PROBLEM DESCRIPTION –
This exercise calls for every record to be set down exactly.

^^^^^^^^

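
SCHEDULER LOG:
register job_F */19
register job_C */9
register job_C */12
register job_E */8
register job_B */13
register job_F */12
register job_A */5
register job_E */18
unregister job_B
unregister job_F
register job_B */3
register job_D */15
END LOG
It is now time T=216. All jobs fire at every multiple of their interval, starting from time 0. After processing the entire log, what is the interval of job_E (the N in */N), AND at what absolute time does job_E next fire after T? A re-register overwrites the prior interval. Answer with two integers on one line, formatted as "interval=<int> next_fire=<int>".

Answer: interval=18 next_fire=234

Derivation:
Op 1: register job_F */19 -> active={job_F:*/19}
Op 2: register job_C */9 -> active={job_C:*/9, job_F:*/19}
Op 3: register job_C */12 -> active={job_C:*/12, job_F:*/19}
Op 4: register job_E */8 -> active={job_C:*/12, job_E:*/8, job_F:*/19}
Op 5: register job_B */13 -> active={job_B:*/13, job_C:*/12, job_E:*/8, job_F:*/19}
Op 6: register job_F */12 -> active={job_B:*/13, job_C:*/12, job_E:*/8, job_F:*/12}
Op 7: register job_A */5 -> active={job_A:*/5, job_B:*/13, job_C:*/12, job_E:*/8, job_F:*/12}
Op 8: register job_E */18 -> active={job_A:*/5, job_B:*/13, job_C:*/12, job_E:*/18, job_F:*/12}
Op 9: unregister job_B -> active={job_A:*/5, job_C:*/12, job_E:*/18, job_F:*/12}
Op 10: unregister job_F -> active={job_A:*/5, job_C:*/12, job_E:*/18}
Op 11: register job_B */3 -> active={job_A:*/5, job_B:*/3, job_C:*/12, job_E:*/18}
Op 12: register job_D */15 -> active={job_A:*/5, job_B:*/3, job_C:*/12, job_D:*/15, job_E:*/18}
Final interval of job_E = 18
Next fire of job_E after T=216: (216//18+1)*18 = 234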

^^^^^^^^

RESULT –
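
SCHEDULER LOG:
register job_F */19
register job_C */9
register job_C */12
register job_E */8
register job_B */13
register job_F */12
register job_A */5
register job_E */18
unregister job_B
unregister job_F
register job_B */3
register job_D */15
END LOG
It is now time T=216. All jobs fire at every multiple of their interval, starting from time 0. After processing the entire log, what is the interval of job_E (the N in */N), AND at what absolute time does job_E next fire after T? A re-register overwrites the prior interval. Answer with two integers on one line, formatted as "interval=<int> next_fire=<int>".

Answer: interval=18 next_fire=234

Derivation:
Op 1: register job_F */19 -> active={job_F:*/19}
Op 2: register job_C */9 -> active={job_C:*/9, job_F:*/19}
Op 3: register job_C */12 -> active={job_C:*/12, job_F:*/19}
Op 4: register job_E */8 -> active={job_C:*/12, job_E:*/8, job_F:*/19}
Op 5: register job_B */13 -> active={job_B:*/13, job_C:*/12, job_E:*/8, job_F:*/19}
Op 6: register job_F */12 -> active={job_B:*/13, job_C:*/12, job_E:*/8, job_F:*/12}
Op 7: register job_A */5 -> active={job_A:*/5, job_B:*/13, job_C:*/12, job_E:*/8, job_F:*/12}
Op 8: register job_E */18 -> active={job_A:*/5, job_B:*/13, job_C:*/12, job_E:*/18, job_F:*/12}
Op 9: unregister job_B -> active={job_A:*/5, job_C:*/12, job_E:*/18, job_F:*/12}
Op 10: unregister job_F -> active={job_A:*/5, job_C:*/12, job_E:*/18}
Op 11: register job_B */3 -> active={job_A:*/5, job_B:*/3, job_C:*/12, job_E:*/18}
Op 12: register job_D */15 -> active={job_A:*/5, job_B:*/3, job_C:*/12, job_D:*/15, job_E:*/18}
Final interval of job_E = 18
Next fire of job_E after T=216: (216//18+1)*18 = 234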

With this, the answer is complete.